- About this task -
Please copy out all lines of the entries that contain the word "items".

- - - -

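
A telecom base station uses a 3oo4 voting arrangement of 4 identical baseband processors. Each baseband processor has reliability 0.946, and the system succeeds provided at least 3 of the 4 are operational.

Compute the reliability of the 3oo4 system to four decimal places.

R = Σ_{i=3}^{4} C(4,i) p^i (1−p)^{4−i} with p = 0.946
C(4,3)·0.946^3·0.054^1 = 0.182864
C(4,4)·0.946^4·0.054^0 = 0.800875
Sum = 0.9837

0.9837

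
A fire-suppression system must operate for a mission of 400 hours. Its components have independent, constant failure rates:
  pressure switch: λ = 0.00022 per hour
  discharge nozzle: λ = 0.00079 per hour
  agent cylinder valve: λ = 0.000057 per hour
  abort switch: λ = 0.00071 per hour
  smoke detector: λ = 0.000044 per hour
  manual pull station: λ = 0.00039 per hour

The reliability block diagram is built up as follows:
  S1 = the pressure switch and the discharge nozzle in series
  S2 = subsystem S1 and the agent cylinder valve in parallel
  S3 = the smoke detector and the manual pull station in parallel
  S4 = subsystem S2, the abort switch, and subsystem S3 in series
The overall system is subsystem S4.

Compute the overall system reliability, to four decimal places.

R(pressure switch) = exp(−0.00022 × 400) = 0.915761
R(discharge nozzle) = exp(−0.00079 × 400) = 0.729059
R(agent cylinder valve) = exp(−0.000057 × 400) = 0.977458
R(abort switch) = exp(−0.00071 × 400) = 0.752767
R(smoke detector) = exp(−0.000044 × 400) = 0.982554
R(manual pull station) = exp(−0.00039 × 400) = 0.855559
Series (pressure switch and discharge nozzle): 0.915761 × 0.729059 = 0.667644
Parallel ([0.667644] and agent cylinder valve): 1 − (1 − 0.667644)(1 − 0.977458) = 0.992508
Parallel (smoke detector and manual pull station): 1 − (1 − 0.982554)(1 − 0.855559) = 0.997480
Series ([0.992508], abort switch, and [0.997480]): 0.992508 × 0.752767 × 0.997480 = 0.7452

0.7452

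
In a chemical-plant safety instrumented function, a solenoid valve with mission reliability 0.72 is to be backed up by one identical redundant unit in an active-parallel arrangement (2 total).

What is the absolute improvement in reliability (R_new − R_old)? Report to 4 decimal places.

R_before = 0.72
R_after = 1 − (1 − 0.72)^2 = 0.9216
ΔR = 0.9216 − 0.72 = 0.2016

0.2016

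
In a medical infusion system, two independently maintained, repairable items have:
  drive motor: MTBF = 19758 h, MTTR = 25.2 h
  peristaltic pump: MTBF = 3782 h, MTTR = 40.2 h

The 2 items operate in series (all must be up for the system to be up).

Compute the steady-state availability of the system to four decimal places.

A(drive motor) = MTBF/(MTBF+MTTR) = 19758/(19758+25.2) = 0.998726
A(peristaltic pump) = MTBF/(MTBF+MTTR) = 3782/(3782+40.2) = 0.989482
Series availability: 0.998726 × 0.989482 = 0.9882

0.9882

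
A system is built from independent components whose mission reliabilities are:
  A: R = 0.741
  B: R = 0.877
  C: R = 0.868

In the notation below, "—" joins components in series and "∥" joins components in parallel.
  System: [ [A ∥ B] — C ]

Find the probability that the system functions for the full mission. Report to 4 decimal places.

Parallel (A and B): 1 − (1 − 0.741000)(1 − 0.877000) = 0.968143
Series ([0.968143] and C): 0.968143 × 0.868000 = 0.8403

0.8403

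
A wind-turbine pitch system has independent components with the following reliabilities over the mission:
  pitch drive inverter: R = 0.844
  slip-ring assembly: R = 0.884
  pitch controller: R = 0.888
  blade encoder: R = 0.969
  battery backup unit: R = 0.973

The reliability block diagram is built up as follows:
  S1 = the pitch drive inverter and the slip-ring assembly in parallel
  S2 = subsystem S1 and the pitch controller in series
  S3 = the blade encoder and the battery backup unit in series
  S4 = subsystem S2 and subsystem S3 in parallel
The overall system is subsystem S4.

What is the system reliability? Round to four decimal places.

0.9927

Parallel (pitch drive inverter and slip-ring assembly): 1 − (1 − 0.844000)(1 − 0.884000) = 0.981904
Series ([0.981904] and pitch controller): 0.981904 × 0.888000 = 0.871931
Series (blade encoder and battery backup unit): 0.969000 × 0.973000 = 0.942837
Parallel ([0.871931] and [0.942837]): 1 − (1 − 0.871931)(1 − 0.942837) = 0.9927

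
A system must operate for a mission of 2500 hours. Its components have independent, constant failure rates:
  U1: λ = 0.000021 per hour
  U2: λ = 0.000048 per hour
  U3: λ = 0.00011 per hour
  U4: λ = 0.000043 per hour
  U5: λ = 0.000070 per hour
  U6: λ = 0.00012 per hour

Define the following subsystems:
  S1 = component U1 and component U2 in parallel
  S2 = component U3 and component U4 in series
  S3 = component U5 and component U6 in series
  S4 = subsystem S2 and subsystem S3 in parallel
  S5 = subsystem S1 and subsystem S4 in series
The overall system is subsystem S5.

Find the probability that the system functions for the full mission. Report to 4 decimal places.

R(U1) = exp(−0.000021 × 2500) = 0.948854
R(U2) = exp(−0.000048 × 2500) = 0.886920
R(U3) = exp(−0.00011 × 2500) = 0.759572
R(U4) = exp(−0.000043 × 2500) = 0.898077
R(U5) = exp(−0.000070 × 2500) = 0.839457
R(U6) = exp(−0.00012 × 2500) = 0.740818
Parallel (U1 and U2): 1 − (1 − 0.948854)(1 − 0.886920) = 0.994216
Series (U3 and U4): 0.759572 × 0.898077 = 0.682154
Series (U5 and U6): 0.839457 × 0.740818 = 0.621885
Parallel ([0.682154] and [0.621885]): 1 − (1 − 0.682154)(1 − 0.621885) = 0.879818
Series ([0.994216] and [0.879818]): 0.994216 × 0.879818 = 0.8747

0.8747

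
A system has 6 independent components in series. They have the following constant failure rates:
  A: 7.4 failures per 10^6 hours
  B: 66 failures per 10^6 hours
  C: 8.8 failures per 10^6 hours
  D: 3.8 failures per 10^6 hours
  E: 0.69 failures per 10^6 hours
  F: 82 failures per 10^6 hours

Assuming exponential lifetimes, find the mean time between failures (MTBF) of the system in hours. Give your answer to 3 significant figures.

5930

Series of exponential components: λ_sys = Σ λ_i
λ_sys = 0.0000074 + 0.000066 + 0.0000088 + 0.0000038 + 0.00000069 + 0.000082 = 1.6869e-04 /h
MTBF = 1 / λ_sys = 5930 h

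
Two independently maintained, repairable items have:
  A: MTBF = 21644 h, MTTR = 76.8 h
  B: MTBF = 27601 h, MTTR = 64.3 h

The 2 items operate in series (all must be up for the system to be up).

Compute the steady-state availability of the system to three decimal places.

A(A) = MTBF/(MTBF+MTTR) = 21644/(21644+76.8) = 0.996464
A(B) = MTBF/(MTBF+MTTR) = 27601/(27601+64.3) = 0.997676
Series availability: 0.996464 × 0.997676 = 0.994

0.994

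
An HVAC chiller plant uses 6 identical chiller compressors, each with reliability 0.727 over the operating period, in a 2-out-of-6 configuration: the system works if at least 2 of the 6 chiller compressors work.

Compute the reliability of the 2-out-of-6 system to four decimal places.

R = Σ_{i=2}^{6} C(6,i) p^i (1−p)^{6−i} with p = 0.727
C(6,2)·0.727^2·0.273^4 = 0.044036
C(6,3)·0.727^3·0.273^3 = 0.156358
C(6,4)·0.727^4·0.273^2 = 0.312287
C(6,5)·0.727^5·0.273^1 = 0.332649
C(6,6)·0.727^6·0.273^0 = 0.147641
Sum = 0.9930

0.9930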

- - - -

- Your response -
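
In a medical infusion system, two independently maintained, repairable items have:
The 2 items operate in series (all must be up for the system to be up).
Two independently maintained, repairable items have:
The 2 items operate in series (all must be up for the system to be up).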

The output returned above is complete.